*WHAT IS EXPECTED*:
If a line contains "Consider a billiard ball on a rectangle with 0≤x≤11", it is the last one to write out; begin with the first line of the records and copy each exactly.

======== RECORDS SUPPLIED

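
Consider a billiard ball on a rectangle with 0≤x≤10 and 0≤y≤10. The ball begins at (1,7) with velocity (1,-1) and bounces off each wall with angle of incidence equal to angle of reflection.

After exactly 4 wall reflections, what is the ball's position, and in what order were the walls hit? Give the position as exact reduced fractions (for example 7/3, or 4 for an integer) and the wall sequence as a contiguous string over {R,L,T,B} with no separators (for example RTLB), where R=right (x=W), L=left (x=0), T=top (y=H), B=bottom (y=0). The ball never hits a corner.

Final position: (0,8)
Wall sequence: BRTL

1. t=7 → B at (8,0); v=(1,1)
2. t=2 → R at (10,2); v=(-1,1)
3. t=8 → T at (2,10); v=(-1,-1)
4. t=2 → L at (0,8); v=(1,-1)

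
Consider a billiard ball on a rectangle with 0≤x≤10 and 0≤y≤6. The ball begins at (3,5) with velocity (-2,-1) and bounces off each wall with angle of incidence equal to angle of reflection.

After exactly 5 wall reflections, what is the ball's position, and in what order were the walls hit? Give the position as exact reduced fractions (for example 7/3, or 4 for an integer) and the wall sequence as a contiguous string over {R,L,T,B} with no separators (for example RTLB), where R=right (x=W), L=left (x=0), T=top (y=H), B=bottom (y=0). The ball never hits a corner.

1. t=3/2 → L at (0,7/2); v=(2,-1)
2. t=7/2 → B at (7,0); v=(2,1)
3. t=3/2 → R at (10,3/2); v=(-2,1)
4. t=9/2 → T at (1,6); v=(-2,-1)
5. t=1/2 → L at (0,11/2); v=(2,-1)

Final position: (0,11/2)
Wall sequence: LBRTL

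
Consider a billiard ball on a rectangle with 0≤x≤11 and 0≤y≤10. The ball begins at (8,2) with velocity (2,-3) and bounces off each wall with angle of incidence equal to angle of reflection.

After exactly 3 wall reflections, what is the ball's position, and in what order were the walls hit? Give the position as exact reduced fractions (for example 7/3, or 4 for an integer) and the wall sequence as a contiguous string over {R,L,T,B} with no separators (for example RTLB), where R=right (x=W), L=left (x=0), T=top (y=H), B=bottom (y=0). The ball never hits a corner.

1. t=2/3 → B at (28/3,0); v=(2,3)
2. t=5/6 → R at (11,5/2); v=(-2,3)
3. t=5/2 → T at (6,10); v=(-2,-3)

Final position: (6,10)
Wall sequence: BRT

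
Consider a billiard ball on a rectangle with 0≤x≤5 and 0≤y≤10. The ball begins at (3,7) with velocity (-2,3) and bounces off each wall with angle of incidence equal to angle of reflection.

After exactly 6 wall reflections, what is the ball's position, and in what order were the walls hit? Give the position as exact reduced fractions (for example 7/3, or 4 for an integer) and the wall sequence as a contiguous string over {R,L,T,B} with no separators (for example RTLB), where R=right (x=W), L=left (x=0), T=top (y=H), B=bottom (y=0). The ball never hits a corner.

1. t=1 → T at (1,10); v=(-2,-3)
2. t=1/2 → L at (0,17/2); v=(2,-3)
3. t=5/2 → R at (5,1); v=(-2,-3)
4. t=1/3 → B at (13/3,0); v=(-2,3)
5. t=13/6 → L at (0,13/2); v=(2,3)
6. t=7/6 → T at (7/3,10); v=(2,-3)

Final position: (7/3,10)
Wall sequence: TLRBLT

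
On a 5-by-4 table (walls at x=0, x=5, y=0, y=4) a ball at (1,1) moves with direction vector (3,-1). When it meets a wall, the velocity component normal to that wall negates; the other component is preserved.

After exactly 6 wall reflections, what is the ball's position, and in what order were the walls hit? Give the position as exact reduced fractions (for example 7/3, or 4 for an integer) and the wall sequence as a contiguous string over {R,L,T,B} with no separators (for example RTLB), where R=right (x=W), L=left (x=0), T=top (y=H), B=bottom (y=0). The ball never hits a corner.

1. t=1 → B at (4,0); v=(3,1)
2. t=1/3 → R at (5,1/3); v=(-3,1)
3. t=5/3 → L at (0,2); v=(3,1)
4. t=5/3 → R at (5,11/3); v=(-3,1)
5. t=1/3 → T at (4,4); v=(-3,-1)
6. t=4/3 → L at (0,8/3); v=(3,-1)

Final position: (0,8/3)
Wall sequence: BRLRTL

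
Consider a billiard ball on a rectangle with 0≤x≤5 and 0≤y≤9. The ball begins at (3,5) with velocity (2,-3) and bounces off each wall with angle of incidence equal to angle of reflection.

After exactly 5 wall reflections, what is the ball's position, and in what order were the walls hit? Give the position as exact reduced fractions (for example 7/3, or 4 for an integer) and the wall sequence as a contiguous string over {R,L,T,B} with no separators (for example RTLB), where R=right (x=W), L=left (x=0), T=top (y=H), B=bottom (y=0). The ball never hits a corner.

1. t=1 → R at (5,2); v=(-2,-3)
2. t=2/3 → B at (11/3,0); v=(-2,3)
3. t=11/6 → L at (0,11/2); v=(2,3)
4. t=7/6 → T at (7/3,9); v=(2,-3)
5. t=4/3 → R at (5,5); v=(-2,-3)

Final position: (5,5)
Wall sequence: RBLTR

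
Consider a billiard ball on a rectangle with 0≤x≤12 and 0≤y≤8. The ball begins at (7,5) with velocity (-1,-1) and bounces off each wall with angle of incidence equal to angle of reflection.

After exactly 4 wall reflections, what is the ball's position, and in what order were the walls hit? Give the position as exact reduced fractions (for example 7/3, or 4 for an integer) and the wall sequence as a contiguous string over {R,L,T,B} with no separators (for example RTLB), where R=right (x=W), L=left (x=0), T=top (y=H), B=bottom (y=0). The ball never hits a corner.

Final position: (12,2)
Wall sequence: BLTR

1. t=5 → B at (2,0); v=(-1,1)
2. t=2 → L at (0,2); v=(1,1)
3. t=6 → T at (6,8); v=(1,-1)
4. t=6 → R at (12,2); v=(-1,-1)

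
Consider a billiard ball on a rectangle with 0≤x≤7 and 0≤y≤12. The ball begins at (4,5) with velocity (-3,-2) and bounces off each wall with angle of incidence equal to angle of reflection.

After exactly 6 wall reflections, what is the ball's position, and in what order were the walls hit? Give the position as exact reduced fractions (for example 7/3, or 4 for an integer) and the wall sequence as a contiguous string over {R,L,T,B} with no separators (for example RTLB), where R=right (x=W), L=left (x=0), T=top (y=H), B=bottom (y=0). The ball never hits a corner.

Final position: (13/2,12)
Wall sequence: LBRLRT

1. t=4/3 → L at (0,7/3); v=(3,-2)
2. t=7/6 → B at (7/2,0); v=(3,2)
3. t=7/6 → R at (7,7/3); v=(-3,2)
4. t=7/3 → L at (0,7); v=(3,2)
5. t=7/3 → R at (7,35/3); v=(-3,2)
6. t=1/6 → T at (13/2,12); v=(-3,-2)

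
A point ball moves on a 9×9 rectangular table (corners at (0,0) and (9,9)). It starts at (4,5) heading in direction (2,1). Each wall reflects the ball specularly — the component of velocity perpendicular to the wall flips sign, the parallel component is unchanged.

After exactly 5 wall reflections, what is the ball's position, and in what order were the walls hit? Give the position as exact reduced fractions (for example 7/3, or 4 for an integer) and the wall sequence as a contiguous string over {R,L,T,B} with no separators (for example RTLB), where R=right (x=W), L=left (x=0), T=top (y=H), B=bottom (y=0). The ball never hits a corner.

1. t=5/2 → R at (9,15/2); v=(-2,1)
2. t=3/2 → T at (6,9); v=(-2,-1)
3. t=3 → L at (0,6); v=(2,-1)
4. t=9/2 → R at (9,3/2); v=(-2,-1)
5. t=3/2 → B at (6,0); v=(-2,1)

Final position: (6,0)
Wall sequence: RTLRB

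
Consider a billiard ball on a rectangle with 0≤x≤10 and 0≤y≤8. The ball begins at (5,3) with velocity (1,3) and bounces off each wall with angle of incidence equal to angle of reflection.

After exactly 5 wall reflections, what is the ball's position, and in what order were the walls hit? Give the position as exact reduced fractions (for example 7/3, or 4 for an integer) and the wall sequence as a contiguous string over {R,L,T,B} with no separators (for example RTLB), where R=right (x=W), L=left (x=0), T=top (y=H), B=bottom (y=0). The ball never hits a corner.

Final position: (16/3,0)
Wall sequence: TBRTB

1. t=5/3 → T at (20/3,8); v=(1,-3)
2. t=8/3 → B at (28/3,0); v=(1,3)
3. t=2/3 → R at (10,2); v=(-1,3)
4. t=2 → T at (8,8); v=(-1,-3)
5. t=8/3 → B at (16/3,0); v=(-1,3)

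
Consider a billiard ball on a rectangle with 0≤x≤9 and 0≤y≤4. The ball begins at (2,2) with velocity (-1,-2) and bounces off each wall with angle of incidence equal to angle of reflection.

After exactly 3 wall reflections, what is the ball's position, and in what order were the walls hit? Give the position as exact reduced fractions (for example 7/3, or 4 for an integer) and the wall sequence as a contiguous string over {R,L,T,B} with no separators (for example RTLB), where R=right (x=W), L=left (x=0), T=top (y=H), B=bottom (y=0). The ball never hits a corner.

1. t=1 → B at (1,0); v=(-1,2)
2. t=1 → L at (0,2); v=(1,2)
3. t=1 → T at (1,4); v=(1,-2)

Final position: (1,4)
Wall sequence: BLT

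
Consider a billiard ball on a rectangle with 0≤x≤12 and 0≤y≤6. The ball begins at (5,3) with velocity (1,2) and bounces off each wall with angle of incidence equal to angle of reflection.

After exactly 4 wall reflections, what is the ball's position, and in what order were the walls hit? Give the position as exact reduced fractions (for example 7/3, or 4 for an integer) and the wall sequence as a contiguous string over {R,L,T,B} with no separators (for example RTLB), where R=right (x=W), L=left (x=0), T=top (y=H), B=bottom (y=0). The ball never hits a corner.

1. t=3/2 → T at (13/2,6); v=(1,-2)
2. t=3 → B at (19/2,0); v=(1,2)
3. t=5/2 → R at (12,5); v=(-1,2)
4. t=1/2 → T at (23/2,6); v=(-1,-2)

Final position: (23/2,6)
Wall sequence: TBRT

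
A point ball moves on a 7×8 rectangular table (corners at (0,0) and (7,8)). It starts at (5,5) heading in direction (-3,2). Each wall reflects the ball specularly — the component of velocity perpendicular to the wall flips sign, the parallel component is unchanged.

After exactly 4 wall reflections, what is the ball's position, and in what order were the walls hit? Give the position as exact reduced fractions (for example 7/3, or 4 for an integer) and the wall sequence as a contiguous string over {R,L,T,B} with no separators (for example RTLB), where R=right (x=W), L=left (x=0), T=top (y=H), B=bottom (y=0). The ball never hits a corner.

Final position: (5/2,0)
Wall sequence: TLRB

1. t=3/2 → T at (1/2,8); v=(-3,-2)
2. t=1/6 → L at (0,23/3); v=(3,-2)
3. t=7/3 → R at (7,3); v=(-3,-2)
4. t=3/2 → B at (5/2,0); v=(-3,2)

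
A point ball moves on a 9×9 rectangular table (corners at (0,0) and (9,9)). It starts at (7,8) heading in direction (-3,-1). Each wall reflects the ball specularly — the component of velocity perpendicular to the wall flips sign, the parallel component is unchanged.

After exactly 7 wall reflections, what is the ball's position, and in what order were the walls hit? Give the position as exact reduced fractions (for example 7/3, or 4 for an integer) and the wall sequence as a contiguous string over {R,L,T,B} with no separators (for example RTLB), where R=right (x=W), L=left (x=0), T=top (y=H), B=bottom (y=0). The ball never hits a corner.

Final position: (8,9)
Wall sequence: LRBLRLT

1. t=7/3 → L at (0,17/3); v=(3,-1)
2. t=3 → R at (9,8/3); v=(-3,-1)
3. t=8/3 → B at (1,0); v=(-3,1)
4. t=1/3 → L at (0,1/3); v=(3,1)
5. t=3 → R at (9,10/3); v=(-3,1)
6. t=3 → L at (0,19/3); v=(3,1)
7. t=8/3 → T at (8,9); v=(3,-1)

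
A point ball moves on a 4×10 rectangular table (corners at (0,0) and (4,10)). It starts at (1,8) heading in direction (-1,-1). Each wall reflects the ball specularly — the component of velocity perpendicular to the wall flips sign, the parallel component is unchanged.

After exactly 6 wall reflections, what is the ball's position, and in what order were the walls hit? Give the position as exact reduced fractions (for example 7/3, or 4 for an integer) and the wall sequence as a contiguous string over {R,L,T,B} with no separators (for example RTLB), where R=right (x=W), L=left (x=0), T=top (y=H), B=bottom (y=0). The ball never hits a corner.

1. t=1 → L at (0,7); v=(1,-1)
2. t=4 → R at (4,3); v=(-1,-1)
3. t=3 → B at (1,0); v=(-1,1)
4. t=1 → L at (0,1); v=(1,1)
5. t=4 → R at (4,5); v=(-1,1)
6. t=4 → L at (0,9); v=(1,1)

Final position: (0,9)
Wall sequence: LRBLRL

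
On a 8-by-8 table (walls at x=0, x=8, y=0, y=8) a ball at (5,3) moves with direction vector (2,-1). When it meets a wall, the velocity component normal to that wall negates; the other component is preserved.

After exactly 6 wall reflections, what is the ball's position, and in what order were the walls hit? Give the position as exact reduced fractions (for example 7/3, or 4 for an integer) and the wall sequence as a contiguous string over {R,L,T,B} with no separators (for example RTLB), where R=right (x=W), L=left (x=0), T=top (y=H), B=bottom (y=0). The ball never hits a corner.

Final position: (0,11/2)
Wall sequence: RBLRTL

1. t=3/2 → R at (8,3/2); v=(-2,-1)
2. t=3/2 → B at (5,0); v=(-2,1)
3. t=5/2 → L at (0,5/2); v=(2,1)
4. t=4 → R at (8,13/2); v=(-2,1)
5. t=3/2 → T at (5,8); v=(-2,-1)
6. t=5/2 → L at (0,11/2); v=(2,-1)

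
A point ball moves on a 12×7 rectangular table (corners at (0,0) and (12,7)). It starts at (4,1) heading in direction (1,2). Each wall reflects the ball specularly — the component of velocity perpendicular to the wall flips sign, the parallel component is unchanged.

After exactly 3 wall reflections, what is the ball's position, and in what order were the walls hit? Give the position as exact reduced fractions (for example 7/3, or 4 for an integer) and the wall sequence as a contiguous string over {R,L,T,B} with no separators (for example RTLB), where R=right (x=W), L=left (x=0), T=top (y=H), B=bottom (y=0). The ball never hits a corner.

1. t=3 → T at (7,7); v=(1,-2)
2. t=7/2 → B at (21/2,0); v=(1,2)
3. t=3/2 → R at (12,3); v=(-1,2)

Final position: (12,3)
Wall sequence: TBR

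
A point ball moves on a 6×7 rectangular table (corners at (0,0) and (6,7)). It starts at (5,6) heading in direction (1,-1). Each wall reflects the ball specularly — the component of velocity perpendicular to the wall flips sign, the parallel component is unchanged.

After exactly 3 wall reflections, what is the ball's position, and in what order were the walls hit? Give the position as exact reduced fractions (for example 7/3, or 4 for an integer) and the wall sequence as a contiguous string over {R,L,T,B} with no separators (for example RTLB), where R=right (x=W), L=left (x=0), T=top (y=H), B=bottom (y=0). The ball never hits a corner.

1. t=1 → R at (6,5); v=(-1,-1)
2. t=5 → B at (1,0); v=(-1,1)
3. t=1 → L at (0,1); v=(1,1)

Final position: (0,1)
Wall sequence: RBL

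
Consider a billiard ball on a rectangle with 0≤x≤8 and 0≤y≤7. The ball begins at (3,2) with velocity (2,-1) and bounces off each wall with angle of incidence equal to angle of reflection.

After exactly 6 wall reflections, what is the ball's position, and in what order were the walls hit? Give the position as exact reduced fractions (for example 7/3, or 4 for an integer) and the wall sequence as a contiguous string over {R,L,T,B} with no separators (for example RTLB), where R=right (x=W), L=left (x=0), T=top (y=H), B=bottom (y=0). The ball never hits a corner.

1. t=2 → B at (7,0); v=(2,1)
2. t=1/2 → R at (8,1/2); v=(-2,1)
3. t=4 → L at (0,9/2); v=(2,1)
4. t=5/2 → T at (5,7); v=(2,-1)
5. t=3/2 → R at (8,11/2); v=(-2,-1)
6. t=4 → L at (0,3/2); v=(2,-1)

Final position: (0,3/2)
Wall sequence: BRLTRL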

================

*FINISHED TASK*:
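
Consider a billiard ball on a rectangle with 0≤x≤10 and 0≤y≤10. The ball begins at (1,7) with velocity (1,-1) and bounces off each wall with angle of incidence equal to angle of reflection.

After exactly 4 wall reflections, what is the ball's position, and in what order were the walls hit? Give the position as exact reduced fractions (for example 7/3, or 4 for an integer) and the wall sequence as a contiguous string over {R,L,T,B} with no separators (for example RTLB), where R=right (x=W), L=left (x=0), T=top (y=H), B=bottom (y=0). The ball never hits a corner.

Final position: (0,8)
Wall sequence: BRTL

1. t=7 → B at (8,0); v=(1,1)
2. t=2 → R at (10,2); v=(-1,1)
3. t=8 → T at (2,10); v=(-1,-1)
4. t=2 → L at (0,8); v=(1,-1)

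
Consider a billiard ball on a rectangle with 0≤x≤10 and 0≤y≤6. The ball begins at (3,5) with velocity (-2,-1) and bounces off each wall with angle of incidence equal to angle of reflection.

After exactly 5 wall reflections, what is the ball's position, and in what order were the walls hit? Give the position as exact reduced fractions (for example 7/3, or 4 for an integer) and the wall sequence as a contiguous string over {R,L,T,B} with no separators (for example RTLB), where R=right (x=W), L=left (x=0), T=top (y=H), B=bottom (y=0). The ball never hits a corner.

1. t=3/2 → L at (0,7/2); v=(2,-1)
2. t=7/2 → B at (7,0); v=(2,1)
3. t=3/2 → R at (10,3/2); v=(-2,1)
4. t=9/2 → T at (1,6); v=(-2,-1)
5. t=1/2 → L at (0,11/2); v=(2,-1)

Final position: (0,11/2)
Wall sequence: LBRTL

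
Consider a billiard ball on a rectangle with 0≤x≤11 and 0≤y≤10. The ball begins at (8,2) with velocity (2,-3) and bounces off each wall with angle of incidence equal to angle of reflection.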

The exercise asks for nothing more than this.